» **WORK TASK**:
A verbatim transcription of every record below is required.

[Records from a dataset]
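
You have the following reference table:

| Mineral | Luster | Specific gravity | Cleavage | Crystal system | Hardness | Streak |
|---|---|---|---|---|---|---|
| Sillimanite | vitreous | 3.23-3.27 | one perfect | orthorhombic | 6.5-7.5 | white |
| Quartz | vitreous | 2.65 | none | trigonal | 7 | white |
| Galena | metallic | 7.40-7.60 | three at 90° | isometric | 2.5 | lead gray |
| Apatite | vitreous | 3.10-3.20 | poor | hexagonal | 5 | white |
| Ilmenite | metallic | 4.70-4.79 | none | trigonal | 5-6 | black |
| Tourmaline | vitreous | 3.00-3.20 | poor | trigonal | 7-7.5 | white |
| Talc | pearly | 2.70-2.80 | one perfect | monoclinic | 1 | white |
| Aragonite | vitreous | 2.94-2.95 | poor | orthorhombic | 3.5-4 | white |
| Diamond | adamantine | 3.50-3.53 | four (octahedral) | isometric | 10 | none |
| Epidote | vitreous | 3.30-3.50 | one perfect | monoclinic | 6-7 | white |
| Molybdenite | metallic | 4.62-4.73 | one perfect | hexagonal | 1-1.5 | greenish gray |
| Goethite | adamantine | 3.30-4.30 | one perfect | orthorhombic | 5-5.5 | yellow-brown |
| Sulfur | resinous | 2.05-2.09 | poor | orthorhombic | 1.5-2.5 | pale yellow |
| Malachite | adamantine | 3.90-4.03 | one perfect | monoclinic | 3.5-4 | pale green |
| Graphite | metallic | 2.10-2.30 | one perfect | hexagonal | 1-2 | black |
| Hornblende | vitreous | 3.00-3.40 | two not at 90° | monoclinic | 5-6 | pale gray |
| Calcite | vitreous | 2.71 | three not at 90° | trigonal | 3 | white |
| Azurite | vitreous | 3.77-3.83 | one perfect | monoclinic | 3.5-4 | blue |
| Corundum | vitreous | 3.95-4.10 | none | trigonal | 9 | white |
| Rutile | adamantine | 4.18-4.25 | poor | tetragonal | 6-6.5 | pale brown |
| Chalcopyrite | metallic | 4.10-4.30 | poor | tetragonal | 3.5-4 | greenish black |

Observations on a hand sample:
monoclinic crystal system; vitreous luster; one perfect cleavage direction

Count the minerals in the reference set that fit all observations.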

» **EXERCISE RESPONSE**:
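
You have the following reference table:

| Mineral | Luster | Specific gravity | Cleavage | Crystal system | Hardness | Streak |
|---|---|---|---|---|---|---|
| Sillimanite | vitreous | 3.23-3.27 | one perfect | orthorhombic | 6.5-7.5 | white |
| Quartz | vitreous | 2.65 | none | trigonal | 7 | white |
| Galena | metallic | 7.40-7.60 | three at 90° | isometric | 2.5 | lead gray |
| Apatite | vitreous | 3.10-3.20 | poor | hexagonal | 5 | white |
| Ilmenite | metallic | 4.70-4.79 | none | trigonal | 5-6 | black |
| Tourmaline | vitreous | 3.00-3.20 | poor | trigonal | 7-7.5 | white |
| Talc | pearly | 2.70-2.80 | one perfect | monoclinic | 1 | white |
| Aragonite | vitreous | 2.94-2.95 | poor | orthorhombic | 3.5-4 | white |
| Diamond | adamantine | 3.50-3.53 | four (octahedral) | isometric | 10 | none |
| Epidote | vitreous | 3.30-3.50 | one perfect | monoclinic | 6-7 | white |
| Molybdenite | metallic | 4.62-4.73 | one perfect | hexagonal | 1-1.5 | greenish gray |
| Goethite | adamantine | 3.30-4.30 | one perfect | orthorhombic | 5-5.5 | yellow-brown |
| Sulfur | resinous | 2.05-2.09 | poor | orthorhombic | 1.5-2.5 | pale yellow |
| Malachite | adamantine | 3.90-4.03 | one perfect | monoclinic | 3.5-4 | pale green |
| Graphite | metallic | 2.10-2.30 | one perfect | hexagonal | 1-2 | black |
| Hornblende | vitreous | 3.00-3.40 | two not at 90° | monoclinic | 5-6 | pale gray |
| Calcite | vitreous | 2.71 | three not at 90° | trigonal | 3 | white |
| Azurite | vitreous | 3.77-3.83 | one perfect | monoclinic | 3.5-4 | blue |
| Corundum | vitreous | 3.95-4.10 | none | trigonal | 9 | white |
| Rutile | adamantine | 4.18-4.25 | poor | tetragonal | 6-6.5 | pale brown |
| Chalcopyrite | metallic | 4.10-4.30 | poor | tetragonal | 3.5-4 | greenish black |

Observations on a hand sample:
monoclinic crystal system; vitreous luster; one perfect cleavage direction

Count the minerals in the reference set that fit all observations.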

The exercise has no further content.